Dataset items
══════════════════════════════

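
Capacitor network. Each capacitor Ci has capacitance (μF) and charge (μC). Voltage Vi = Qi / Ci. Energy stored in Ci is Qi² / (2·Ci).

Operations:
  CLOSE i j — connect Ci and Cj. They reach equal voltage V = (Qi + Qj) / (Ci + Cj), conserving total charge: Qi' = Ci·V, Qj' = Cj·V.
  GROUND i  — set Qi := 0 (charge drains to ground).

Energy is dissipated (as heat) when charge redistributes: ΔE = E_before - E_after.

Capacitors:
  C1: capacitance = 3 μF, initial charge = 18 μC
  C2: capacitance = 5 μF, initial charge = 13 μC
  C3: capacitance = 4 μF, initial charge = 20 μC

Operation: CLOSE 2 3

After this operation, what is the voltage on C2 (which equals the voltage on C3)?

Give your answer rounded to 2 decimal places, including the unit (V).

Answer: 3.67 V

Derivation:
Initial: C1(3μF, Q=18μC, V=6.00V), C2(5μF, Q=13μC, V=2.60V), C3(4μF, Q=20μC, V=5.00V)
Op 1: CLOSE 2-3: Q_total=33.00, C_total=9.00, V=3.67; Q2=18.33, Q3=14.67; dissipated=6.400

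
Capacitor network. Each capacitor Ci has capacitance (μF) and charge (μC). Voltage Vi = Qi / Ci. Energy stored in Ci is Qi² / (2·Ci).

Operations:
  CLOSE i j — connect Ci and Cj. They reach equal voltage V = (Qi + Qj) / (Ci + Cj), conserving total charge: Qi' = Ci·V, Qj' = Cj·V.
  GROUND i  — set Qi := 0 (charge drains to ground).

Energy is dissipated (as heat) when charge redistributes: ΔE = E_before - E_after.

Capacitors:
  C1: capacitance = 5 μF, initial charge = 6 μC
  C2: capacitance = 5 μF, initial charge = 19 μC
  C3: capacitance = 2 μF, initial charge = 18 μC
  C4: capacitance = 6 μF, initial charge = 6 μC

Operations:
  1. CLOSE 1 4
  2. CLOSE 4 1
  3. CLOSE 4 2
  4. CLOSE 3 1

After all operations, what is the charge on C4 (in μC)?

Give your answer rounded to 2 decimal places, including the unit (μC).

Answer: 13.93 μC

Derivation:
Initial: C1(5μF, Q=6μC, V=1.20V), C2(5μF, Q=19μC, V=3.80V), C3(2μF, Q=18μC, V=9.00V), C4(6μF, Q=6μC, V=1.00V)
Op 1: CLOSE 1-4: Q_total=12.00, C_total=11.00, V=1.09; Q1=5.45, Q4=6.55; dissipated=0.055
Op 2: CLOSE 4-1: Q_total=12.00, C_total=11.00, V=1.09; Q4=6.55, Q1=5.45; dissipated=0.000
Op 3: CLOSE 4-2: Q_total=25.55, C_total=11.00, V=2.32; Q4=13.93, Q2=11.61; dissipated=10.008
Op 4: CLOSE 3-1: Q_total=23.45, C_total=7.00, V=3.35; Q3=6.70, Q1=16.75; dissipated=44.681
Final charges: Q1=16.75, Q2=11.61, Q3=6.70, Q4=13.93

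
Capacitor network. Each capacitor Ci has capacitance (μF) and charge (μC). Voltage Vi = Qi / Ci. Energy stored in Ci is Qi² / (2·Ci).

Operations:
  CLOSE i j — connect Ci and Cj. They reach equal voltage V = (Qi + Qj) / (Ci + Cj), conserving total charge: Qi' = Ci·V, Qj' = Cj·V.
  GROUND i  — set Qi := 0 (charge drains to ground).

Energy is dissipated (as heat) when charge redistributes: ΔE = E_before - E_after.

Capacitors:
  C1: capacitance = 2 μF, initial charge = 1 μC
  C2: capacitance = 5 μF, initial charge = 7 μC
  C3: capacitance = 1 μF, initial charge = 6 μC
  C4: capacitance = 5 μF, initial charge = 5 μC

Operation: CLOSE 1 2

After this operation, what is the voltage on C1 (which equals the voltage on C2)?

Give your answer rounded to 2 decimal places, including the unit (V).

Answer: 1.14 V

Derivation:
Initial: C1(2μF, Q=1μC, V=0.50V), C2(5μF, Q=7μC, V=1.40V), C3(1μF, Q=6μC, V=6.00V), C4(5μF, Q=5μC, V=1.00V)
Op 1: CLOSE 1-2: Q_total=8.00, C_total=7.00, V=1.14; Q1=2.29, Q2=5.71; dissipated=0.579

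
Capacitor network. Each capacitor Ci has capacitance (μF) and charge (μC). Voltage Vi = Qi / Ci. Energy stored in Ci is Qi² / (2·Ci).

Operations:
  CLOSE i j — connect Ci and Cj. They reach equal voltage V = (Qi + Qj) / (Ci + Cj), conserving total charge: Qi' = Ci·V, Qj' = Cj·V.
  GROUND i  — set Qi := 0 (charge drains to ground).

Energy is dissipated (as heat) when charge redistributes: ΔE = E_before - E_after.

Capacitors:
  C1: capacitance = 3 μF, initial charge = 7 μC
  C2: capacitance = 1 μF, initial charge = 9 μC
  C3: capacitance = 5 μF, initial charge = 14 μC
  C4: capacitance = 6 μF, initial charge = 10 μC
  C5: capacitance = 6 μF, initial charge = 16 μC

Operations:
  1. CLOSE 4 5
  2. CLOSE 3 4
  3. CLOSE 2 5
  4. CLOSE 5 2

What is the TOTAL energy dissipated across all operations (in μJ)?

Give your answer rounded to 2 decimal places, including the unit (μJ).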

══════════════════════════════

__Work required__
After finding the line that contains "1. CLOSE 4 5" in the records above, copy that line and each one after it exactly, through the final line.

__Exercise answer__
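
  1. CLOSE 4 5
  2. CLOSE 3 4
  3. CLOSE 2 5
  4. CLOSE 5 2

What is the TOTAL energy dissipated across all operations (in μJ)?

Give your answer rounded to 2 decimal places, including the unit (μJ).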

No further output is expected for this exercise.